§ What the task asks
Using the records below, filter for lines that contain the string "rectilinear" and copy them out.

** Opening Input material block **

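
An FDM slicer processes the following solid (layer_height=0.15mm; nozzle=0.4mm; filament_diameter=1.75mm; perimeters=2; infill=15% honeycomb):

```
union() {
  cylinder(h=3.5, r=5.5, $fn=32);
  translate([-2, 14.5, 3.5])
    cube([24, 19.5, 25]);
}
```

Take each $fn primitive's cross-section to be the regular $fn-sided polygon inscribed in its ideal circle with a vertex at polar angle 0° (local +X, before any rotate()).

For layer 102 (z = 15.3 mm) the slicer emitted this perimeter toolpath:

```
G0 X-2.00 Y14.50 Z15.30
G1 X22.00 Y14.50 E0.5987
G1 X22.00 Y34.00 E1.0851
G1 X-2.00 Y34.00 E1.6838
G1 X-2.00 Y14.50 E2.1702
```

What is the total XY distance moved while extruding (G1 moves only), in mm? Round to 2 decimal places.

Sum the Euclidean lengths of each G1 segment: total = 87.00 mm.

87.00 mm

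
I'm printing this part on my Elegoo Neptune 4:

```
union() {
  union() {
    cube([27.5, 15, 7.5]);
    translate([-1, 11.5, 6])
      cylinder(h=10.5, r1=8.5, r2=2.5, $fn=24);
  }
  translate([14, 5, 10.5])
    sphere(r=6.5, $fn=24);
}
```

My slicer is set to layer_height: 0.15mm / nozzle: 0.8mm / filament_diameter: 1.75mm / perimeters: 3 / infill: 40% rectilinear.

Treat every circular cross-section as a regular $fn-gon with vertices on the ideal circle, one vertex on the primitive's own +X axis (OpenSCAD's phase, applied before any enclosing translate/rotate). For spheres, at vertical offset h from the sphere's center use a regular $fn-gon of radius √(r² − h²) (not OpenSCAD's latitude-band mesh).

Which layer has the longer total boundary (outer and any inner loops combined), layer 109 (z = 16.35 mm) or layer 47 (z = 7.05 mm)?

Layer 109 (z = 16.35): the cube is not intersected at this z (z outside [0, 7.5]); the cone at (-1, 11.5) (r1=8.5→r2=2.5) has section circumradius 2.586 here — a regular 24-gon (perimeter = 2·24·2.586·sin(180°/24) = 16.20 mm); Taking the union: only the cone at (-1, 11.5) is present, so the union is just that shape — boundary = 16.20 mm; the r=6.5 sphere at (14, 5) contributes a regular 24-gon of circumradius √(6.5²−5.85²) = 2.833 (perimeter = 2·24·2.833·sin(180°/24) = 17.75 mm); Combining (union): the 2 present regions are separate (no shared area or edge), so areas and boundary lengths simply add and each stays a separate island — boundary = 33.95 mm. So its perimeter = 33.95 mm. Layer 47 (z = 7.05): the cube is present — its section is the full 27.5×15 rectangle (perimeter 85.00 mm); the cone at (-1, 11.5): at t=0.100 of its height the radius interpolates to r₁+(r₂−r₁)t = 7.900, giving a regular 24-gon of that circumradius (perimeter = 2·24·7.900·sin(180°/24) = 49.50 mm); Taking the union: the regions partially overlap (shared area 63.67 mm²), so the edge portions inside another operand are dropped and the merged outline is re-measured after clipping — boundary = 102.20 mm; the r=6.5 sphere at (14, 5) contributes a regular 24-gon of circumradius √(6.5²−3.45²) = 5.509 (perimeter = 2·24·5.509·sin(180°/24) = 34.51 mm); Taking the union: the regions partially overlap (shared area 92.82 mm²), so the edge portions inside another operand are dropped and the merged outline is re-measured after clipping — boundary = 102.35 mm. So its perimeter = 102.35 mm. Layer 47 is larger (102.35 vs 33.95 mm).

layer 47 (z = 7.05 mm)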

** Closing Input material block **
** Opening Input material block **

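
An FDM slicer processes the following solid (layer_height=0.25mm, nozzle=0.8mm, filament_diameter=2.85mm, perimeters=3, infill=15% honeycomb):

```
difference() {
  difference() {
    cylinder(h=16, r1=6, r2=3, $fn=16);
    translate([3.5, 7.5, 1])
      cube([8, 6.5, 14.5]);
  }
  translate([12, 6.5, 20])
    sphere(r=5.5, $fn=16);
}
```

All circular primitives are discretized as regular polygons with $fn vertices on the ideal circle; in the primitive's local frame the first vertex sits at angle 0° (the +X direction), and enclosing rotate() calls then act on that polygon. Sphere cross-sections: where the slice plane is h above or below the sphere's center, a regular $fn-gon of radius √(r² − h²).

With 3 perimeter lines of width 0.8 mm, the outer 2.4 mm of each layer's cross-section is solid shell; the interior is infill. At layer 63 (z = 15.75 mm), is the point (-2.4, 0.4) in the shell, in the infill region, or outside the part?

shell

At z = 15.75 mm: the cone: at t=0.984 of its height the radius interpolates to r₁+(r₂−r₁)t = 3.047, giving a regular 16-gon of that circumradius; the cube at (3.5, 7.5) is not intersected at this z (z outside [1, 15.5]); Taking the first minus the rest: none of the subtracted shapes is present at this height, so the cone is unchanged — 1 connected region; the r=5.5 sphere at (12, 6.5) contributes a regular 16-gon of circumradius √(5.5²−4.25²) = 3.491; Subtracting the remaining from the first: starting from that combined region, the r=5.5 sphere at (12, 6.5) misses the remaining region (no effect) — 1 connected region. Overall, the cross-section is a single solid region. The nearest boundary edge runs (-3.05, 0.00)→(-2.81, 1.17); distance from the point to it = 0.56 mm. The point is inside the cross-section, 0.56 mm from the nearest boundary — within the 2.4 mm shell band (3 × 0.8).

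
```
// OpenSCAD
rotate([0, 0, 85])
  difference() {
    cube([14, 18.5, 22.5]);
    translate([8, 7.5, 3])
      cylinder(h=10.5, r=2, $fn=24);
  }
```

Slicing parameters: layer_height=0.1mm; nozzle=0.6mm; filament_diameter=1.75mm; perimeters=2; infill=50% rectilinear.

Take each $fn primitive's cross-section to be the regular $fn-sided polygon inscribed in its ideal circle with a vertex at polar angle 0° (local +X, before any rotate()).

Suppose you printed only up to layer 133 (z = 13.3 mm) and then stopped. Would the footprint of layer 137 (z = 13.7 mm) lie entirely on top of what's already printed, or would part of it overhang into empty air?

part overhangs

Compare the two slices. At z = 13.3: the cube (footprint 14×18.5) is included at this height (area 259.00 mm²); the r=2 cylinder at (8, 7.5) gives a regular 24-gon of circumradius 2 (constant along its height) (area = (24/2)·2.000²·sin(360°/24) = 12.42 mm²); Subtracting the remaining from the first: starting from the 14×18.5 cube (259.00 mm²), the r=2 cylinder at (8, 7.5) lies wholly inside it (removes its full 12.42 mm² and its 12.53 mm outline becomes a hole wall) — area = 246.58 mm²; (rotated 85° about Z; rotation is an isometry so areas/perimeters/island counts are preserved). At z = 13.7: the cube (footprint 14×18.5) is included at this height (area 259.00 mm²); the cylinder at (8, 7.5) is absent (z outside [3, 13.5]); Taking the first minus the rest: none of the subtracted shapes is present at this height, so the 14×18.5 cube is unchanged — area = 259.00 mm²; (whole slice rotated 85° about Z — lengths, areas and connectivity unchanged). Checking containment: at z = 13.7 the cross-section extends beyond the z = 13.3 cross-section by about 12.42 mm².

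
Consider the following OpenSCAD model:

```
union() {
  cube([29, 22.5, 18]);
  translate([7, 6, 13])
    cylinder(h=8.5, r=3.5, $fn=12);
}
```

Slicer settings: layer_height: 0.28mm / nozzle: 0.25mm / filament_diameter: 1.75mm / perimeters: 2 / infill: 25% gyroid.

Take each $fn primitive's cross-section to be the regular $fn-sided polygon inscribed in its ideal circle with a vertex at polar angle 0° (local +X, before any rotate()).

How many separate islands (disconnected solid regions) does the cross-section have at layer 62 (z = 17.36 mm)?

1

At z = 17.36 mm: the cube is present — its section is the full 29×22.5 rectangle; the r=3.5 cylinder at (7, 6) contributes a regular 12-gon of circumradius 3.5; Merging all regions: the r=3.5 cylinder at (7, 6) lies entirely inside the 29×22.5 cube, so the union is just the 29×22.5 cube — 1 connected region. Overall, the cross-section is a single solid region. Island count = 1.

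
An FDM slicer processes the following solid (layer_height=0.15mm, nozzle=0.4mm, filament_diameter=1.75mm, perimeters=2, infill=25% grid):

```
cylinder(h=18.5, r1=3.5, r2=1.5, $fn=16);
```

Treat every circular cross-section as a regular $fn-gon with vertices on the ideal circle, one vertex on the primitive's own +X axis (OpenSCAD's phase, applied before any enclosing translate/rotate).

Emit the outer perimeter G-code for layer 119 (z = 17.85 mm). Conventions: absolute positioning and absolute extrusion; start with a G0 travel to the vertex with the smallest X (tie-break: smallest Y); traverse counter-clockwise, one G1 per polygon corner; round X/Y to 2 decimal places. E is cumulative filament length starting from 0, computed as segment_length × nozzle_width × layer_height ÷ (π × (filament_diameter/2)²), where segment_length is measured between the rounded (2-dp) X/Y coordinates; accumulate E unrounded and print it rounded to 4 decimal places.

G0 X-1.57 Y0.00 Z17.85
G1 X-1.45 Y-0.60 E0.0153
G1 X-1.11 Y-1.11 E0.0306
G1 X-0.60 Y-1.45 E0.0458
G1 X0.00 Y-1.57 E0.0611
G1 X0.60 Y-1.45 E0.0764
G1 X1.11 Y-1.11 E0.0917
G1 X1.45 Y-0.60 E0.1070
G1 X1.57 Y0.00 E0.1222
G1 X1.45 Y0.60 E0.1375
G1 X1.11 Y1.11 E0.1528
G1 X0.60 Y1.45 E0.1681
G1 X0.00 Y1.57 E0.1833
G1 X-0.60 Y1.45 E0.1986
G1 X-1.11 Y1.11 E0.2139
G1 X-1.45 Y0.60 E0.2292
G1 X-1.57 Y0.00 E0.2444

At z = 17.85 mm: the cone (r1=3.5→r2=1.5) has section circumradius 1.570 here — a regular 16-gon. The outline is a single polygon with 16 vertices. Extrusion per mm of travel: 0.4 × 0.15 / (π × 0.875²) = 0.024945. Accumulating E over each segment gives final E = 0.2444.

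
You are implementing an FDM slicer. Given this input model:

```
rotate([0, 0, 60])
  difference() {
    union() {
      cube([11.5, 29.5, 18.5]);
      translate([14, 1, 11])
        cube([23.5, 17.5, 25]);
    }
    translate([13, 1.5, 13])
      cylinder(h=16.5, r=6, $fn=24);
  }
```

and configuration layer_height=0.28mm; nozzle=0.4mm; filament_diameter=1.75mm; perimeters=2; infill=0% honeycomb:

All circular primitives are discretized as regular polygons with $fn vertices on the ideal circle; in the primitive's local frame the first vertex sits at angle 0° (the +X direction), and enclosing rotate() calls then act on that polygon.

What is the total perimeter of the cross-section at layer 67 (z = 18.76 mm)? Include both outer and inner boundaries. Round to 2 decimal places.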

** Closing Input material block **

§ Solved exercise
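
My slicer is set to layer_height: 0.15mm / nozzle: 0.8mm / filament_diameter: 1.75mm / perimeters: 3 / infill: 40% rectilinear.
Slicing parameters: layer_height=0.1mm; nozzle=0.6mm; filament_diameter=1.75mm; perimeters=2; infill=50% rectilinear.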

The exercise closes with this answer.